(What to work on):
Copy out again, unchanged, the listing below from the line that has "Which of these" through the line that has "B: (7/20, 3/10, 3/20, 1/5)".

━━━━━━━━━━━━━━━━━━━━

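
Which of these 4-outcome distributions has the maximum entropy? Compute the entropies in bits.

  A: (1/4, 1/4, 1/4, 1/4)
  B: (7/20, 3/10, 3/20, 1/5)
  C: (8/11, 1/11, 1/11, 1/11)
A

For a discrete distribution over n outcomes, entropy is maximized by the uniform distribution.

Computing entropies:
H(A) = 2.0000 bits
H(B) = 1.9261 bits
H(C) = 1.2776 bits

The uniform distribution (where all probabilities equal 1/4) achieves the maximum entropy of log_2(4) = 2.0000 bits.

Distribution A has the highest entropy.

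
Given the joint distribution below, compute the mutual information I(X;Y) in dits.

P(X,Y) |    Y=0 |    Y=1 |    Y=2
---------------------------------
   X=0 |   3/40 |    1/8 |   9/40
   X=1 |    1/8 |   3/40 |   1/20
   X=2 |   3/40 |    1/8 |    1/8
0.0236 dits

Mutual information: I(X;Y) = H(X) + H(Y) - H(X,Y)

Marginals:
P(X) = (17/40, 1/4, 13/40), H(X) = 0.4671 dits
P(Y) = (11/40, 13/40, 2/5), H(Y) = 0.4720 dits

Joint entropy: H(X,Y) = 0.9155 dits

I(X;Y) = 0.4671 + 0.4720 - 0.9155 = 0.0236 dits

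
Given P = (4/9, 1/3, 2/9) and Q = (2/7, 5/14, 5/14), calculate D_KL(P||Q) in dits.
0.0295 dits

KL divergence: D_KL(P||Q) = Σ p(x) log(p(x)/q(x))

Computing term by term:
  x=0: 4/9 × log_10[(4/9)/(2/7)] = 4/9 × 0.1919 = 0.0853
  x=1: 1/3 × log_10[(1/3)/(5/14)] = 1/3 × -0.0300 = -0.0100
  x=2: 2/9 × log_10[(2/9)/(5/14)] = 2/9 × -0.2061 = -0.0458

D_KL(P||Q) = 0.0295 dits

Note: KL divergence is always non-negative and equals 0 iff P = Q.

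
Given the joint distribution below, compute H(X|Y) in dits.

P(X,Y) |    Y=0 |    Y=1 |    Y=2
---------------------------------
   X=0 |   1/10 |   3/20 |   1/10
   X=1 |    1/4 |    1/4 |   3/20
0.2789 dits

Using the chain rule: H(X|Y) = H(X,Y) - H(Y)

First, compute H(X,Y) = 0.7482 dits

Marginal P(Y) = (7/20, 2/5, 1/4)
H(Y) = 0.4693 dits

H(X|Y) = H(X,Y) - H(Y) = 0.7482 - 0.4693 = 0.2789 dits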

━━━━━━━━━━━━━━━━━━━━

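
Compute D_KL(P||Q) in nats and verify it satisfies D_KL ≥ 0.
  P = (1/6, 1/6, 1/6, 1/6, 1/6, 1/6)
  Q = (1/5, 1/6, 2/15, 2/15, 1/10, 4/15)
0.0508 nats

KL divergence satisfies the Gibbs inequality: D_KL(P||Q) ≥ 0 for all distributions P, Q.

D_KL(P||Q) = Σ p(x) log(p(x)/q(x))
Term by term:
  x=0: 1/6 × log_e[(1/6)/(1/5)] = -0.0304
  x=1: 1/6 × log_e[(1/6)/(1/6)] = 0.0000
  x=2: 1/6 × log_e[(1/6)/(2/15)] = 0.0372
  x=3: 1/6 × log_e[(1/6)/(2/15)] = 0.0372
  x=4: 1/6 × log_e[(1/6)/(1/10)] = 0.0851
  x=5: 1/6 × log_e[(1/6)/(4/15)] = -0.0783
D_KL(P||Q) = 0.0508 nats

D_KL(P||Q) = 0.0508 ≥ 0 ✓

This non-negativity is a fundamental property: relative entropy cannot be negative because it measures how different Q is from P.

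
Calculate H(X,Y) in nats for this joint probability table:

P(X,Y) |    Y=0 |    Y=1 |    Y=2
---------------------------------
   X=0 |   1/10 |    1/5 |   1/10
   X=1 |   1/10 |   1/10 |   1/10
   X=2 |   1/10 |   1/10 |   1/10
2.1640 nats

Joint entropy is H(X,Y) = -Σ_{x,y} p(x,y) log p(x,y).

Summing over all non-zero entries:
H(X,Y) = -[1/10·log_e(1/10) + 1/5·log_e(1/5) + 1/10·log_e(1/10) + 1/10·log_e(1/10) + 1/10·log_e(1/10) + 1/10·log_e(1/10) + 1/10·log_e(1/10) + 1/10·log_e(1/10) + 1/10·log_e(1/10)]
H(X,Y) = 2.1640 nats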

━━━━━━━━━━━━━━━━━━━━

(Solution):
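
Which of these 4-outcome distributions has the maximum entropy? Compute the entropies in bits.

  A: (1/4, 1/4, 1/4, 1/4)
  B: (7/20, 3/10, 3/20, 1/5)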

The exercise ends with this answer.